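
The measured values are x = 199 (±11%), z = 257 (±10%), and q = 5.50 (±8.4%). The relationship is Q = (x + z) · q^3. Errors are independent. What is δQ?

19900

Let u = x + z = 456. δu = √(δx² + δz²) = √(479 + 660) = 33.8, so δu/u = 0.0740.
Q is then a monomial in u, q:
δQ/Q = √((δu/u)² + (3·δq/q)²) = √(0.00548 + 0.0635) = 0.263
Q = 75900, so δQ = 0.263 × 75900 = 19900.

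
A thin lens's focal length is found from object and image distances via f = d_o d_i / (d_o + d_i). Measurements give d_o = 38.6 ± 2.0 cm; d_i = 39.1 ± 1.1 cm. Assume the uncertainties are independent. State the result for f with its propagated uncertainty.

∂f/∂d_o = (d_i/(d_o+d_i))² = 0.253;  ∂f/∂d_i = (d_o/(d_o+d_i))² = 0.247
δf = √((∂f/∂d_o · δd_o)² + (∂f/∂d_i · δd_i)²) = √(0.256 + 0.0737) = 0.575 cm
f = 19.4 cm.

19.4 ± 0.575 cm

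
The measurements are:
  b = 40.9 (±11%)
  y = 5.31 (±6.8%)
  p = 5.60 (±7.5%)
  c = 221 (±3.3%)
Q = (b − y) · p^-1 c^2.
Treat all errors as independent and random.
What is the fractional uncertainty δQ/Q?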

What you should do
Your answer should be the lines from the one containing "Q = (b − y) · p^-1 c^2." through the end of the records, both included, output exactly and with nothing added.

Solution to this exercise
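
Q = (b − y) · p^-1 c^2.
Treat all errors as independent and random.
What is the fractional uncertainty δQ/Q?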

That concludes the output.